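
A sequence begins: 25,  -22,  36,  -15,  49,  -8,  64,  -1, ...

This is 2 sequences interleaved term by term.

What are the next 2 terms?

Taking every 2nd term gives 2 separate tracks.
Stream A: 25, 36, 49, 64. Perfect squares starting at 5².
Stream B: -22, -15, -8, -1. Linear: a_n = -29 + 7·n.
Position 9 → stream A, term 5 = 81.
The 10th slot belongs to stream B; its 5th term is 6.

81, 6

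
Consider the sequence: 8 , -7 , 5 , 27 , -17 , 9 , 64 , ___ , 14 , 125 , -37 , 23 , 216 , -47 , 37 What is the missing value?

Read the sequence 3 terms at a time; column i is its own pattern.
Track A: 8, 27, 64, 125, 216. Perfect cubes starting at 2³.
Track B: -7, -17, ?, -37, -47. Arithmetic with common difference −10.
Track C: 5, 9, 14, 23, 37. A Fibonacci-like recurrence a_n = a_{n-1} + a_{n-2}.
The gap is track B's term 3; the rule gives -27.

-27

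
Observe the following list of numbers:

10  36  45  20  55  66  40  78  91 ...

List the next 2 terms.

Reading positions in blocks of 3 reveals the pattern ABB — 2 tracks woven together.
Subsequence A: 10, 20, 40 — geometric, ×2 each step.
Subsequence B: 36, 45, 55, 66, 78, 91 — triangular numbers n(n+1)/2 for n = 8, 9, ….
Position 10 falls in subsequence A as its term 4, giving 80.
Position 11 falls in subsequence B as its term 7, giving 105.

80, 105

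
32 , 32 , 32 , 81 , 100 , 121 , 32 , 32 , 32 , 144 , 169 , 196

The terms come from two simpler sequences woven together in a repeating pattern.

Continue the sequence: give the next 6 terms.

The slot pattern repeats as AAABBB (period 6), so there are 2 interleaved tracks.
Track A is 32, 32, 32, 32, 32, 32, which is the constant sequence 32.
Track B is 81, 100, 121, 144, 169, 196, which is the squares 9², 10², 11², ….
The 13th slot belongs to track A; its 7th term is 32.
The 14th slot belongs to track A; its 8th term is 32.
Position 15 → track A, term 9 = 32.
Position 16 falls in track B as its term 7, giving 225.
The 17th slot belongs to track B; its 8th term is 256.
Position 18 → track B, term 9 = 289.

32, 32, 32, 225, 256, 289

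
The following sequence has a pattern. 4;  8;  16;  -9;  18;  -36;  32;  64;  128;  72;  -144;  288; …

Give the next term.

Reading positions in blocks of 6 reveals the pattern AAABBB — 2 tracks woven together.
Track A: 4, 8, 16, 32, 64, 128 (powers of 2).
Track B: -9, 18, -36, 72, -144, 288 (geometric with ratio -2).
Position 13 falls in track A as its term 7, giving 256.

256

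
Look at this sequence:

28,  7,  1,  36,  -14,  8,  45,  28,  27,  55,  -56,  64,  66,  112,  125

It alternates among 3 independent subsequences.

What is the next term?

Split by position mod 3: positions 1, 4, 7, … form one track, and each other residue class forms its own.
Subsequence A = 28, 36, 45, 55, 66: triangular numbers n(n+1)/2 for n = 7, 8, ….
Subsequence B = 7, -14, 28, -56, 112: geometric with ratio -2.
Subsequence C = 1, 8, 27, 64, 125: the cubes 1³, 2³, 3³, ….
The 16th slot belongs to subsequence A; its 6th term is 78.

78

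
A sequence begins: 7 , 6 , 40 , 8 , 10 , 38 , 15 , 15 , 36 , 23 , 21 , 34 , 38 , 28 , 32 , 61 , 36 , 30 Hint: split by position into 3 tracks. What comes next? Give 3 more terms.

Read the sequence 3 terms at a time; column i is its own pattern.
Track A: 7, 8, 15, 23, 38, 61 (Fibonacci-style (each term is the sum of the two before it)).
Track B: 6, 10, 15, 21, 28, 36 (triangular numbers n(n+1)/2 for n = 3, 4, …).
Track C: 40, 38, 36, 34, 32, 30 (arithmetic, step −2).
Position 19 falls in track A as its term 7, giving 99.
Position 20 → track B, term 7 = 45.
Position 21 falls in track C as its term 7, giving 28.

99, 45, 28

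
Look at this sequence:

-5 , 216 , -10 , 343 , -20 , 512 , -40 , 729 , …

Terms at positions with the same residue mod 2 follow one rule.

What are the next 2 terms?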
----
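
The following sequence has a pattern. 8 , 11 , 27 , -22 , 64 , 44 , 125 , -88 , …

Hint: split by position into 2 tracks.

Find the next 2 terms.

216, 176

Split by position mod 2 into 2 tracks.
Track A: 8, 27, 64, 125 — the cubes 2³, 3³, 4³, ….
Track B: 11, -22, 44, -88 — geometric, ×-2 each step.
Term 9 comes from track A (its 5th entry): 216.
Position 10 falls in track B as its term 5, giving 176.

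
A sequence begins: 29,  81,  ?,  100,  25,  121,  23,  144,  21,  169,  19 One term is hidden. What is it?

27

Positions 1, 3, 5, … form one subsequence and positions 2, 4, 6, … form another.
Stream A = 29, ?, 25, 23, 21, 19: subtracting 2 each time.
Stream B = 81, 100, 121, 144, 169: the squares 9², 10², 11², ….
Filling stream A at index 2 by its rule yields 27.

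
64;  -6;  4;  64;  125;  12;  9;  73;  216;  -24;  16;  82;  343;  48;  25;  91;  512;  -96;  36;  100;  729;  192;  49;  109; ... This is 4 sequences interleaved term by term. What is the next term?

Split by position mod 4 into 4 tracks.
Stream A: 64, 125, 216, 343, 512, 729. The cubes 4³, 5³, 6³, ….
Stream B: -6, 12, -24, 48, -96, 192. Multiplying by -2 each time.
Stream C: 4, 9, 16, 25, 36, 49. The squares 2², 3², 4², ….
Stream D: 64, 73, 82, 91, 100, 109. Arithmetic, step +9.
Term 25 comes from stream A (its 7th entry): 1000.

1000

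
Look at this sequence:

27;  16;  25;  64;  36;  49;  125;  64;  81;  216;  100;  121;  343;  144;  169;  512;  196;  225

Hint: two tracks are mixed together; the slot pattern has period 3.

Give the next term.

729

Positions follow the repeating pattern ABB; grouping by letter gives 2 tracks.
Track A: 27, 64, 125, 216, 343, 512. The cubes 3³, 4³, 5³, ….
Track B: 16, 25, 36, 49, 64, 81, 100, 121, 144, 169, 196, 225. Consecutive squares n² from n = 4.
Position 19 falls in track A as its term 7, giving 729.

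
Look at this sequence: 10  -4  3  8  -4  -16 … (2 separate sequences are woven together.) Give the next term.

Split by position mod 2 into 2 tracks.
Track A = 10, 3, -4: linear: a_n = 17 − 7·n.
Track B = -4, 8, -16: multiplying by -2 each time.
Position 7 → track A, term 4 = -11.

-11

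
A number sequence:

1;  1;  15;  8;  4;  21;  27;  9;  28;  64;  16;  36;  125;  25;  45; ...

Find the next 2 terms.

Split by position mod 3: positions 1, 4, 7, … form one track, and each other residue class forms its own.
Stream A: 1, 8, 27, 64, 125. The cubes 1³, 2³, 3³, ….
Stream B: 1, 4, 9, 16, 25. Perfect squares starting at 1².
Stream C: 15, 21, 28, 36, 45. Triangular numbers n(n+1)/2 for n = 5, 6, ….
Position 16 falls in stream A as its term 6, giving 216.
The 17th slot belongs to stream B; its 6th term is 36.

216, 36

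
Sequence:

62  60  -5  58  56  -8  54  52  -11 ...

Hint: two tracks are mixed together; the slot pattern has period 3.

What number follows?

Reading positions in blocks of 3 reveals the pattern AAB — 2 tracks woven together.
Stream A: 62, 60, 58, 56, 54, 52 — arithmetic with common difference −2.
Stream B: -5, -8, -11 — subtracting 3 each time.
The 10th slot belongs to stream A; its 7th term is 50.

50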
----
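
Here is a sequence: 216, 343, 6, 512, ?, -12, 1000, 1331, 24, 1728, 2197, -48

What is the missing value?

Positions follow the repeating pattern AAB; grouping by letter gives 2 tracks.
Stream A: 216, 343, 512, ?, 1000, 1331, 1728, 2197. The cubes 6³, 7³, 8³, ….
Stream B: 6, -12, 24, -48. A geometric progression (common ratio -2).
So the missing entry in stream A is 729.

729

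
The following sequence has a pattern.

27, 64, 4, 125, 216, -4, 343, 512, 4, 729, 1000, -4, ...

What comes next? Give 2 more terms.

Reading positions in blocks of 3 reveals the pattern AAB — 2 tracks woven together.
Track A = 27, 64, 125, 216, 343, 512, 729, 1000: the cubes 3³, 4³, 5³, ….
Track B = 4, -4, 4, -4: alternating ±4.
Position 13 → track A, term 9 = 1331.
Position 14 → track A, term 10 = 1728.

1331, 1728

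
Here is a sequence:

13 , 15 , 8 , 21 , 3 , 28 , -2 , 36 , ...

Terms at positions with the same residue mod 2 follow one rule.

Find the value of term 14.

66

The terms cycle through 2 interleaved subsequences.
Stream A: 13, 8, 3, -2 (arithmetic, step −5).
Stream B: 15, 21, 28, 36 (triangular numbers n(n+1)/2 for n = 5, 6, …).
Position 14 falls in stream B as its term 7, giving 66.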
----
- Work instructions
Show all of the lines above in which "following" is present.

- Written answer
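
Observe the following list of numbers:
The following sequence has a pattern. 4;  8;  16;  -9;  18;  -36;  32;  64;  128;  72;  -144;  288; …
The following sequence has a pattern. 8 , 11 , 27 , -22 , 64 , 44 , 125 , -88 , …
The following sequence has a pattern.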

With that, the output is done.